Dataset entries:
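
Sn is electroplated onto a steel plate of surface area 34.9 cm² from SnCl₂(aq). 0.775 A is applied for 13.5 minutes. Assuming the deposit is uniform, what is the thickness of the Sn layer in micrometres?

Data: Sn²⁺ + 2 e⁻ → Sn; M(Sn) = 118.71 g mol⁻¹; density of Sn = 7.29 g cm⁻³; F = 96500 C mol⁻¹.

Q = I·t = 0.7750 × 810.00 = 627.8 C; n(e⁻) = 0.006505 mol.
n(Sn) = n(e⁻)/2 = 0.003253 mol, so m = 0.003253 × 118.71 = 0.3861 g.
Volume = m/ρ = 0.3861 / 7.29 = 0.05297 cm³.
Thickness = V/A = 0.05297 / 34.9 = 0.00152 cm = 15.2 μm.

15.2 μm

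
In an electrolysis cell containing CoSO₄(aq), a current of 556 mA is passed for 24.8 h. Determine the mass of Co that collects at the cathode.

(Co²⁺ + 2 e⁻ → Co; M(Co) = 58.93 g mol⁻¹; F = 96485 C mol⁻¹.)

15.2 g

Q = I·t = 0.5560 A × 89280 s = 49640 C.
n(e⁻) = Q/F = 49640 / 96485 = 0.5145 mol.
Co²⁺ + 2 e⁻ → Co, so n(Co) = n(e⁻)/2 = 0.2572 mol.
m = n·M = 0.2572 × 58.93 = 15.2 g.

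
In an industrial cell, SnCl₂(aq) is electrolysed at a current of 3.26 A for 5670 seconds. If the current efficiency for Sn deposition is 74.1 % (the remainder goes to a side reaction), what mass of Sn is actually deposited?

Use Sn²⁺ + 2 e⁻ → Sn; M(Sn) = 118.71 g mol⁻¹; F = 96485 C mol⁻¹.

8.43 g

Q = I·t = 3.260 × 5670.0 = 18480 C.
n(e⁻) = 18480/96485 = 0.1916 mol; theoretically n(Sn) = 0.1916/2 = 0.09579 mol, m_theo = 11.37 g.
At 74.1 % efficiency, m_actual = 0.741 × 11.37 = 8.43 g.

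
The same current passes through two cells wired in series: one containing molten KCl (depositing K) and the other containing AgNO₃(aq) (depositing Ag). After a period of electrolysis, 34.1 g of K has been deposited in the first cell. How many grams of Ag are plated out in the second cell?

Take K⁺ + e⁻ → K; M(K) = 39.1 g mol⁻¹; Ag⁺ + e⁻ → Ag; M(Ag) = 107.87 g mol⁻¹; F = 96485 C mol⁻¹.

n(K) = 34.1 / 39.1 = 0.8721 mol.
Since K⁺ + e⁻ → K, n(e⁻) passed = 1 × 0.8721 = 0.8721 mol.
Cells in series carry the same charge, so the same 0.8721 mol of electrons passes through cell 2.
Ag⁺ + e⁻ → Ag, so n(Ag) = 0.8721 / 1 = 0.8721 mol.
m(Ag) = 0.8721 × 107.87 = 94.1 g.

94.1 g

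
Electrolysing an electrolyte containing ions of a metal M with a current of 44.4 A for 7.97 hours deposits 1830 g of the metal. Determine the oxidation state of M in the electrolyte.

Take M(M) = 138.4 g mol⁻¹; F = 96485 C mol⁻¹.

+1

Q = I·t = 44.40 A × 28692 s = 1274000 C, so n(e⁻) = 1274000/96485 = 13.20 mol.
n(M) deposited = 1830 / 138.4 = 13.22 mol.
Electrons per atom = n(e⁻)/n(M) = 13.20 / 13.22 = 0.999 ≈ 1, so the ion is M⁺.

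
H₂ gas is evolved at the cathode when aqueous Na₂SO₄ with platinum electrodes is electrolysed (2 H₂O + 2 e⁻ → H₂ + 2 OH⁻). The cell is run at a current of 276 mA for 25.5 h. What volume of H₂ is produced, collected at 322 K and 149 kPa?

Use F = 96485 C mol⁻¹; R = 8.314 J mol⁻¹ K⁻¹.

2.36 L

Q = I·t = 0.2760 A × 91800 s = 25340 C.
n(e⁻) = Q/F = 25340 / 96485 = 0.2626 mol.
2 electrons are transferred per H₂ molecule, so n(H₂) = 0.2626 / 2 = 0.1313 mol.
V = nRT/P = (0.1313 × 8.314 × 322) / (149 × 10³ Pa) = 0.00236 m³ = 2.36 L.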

---

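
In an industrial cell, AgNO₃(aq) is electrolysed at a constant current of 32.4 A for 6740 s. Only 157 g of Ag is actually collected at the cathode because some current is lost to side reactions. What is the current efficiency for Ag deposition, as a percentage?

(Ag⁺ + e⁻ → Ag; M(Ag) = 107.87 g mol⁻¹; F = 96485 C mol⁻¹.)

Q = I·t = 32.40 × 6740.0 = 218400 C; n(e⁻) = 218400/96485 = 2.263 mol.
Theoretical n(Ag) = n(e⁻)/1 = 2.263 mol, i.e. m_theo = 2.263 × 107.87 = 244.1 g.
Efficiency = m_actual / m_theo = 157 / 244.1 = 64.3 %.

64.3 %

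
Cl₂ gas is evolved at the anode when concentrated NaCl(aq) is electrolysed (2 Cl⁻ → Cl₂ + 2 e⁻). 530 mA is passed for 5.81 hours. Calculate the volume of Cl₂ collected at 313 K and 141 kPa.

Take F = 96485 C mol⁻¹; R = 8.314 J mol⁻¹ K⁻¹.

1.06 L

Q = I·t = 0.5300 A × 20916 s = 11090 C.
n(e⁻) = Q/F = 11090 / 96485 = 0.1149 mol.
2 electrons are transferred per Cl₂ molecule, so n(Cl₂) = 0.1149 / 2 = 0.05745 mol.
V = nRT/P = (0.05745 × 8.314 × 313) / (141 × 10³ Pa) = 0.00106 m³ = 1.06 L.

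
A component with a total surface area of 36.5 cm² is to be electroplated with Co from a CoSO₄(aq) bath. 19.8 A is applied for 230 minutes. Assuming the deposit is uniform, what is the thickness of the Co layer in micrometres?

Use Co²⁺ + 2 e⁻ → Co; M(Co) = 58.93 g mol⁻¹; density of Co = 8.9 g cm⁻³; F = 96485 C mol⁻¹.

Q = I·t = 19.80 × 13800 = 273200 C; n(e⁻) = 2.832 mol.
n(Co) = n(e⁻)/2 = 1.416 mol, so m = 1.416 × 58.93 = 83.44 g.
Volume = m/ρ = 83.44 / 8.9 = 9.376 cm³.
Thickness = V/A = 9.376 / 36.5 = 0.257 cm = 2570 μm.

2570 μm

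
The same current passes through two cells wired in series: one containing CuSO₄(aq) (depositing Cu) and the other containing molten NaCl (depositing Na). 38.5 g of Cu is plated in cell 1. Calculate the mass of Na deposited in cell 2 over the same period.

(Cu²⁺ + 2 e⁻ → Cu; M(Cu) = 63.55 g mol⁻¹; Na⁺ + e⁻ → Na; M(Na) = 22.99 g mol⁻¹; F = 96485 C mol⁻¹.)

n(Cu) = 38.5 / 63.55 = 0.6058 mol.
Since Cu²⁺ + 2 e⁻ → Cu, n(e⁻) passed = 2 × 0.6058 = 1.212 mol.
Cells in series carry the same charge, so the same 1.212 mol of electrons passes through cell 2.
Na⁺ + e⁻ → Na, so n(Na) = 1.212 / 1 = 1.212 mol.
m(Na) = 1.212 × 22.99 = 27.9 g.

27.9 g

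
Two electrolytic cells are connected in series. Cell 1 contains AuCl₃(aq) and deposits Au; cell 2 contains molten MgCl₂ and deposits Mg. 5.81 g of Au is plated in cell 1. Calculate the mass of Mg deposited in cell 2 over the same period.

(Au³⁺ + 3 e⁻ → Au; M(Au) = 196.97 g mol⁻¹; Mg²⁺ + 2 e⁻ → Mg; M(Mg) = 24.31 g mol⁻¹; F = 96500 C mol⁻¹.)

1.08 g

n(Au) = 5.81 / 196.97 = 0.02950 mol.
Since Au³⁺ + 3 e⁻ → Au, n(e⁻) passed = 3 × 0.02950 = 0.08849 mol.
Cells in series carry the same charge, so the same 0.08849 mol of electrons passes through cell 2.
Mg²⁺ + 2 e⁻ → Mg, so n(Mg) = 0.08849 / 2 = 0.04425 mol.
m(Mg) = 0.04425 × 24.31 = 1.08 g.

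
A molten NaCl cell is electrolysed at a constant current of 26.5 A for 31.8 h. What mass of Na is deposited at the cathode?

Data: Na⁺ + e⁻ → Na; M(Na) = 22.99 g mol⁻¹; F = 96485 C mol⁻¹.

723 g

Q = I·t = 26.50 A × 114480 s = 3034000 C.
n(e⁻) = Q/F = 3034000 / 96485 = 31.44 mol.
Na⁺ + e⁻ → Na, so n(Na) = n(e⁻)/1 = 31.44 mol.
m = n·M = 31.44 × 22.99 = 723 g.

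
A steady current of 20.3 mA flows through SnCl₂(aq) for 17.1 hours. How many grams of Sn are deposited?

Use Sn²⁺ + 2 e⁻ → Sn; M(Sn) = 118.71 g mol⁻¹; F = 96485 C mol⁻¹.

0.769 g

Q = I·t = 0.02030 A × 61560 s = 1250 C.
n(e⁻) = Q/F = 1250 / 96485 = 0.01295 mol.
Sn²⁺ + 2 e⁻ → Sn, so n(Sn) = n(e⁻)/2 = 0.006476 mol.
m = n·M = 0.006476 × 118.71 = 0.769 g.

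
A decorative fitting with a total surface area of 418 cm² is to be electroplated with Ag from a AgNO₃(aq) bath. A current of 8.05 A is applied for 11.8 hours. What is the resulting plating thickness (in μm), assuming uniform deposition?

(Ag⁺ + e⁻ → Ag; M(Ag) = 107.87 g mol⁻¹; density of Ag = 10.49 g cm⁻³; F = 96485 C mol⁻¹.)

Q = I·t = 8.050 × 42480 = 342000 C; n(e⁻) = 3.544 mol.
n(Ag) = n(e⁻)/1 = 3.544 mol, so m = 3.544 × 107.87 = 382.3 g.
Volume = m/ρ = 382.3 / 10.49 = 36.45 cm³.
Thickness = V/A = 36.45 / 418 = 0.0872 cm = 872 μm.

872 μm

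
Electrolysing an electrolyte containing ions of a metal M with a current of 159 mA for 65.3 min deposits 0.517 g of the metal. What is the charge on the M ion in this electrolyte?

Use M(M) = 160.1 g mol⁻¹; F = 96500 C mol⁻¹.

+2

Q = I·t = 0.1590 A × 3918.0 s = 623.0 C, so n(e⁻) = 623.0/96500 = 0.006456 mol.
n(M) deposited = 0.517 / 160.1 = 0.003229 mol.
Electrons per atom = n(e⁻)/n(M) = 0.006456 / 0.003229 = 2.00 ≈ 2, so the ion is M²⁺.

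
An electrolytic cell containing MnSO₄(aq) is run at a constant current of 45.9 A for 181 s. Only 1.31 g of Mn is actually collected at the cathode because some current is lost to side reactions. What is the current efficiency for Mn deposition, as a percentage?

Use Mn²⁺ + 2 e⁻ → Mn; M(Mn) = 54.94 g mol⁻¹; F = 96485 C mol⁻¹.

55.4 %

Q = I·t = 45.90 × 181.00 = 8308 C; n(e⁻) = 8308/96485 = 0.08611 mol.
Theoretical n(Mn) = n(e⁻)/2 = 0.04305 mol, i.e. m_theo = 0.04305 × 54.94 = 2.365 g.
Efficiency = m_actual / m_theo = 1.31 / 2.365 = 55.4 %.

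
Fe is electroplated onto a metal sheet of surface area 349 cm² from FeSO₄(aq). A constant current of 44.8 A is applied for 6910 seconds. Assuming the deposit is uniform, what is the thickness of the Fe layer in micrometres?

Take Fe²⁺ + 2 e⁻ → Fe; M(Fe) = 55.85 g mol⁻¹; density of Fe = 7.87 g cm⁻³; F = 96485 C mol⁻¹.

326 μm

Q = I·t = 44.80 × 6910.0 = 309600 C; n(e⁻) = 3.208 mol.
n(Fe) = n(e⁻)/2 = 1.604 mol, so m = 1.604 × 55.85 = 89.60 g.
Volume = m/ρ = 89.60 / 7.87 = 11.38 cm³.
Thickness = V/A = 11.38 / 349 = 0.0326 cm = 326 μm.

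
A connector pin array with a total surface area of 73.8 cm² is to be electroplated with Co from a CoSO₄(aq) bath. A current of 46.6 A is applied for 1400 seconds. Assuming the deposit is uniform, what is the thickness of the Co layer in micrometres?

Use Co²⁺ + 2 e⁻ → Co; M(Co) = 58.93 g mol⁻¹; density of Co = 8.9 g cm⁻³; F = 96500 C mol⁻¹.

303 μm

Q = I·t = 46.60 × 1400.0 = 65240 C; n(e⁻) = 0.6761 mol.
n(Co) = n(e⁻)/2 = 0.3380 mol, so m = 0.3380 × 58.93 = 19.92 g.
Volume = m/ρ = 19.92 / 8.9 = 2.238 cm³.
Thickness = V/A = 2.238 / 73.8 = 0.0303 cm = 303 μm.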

## DIRECTIONS FOR THIS TASK
Of the entries listed above, reproduce only the lines starting at the line containing "(Cu²⁺ + 2 e⁻" and ending at the line containing "Two electrolytic cells". Include both, exactly as they stand.

## EXPECTED ANSWER
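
(Cu²⁺ + 2 e⁻ → Cu; M(Cu) = 63.55 g mol⁻¹; Na⁺ + e⁻ → Na; M(Na) = 22.99 g mol⁻¹; F = 96485 C mol⁻¹.)

n(Cu) = 38.5 / 63.55 = 0.6058 mol.
Since Cu²⁺ + 2 e⁻ → Cu, n(e⁻) passed = 2 × 0.6058 = 1.212 mol.
Cells in series carry the same charge, so the same 1.212 mol of electrons passes through cell 2.
Na⁺ + e⁻ → Na, so n(Na) = 1.212 / 1 = 1.212 mol.
m(Na) = 1.212 × 22.99 = 27.9 g.

27.9 g

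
Two electrolytic cells are connected in series. Cell 1 contains AuCl₃(aq) and deposits Au; cell 2 contains molten MgCl₂ and deposits Mg. 5.81 g of Au is plated in cell 1. Calculate the mass of Mg deposited in cell 2 over the same period.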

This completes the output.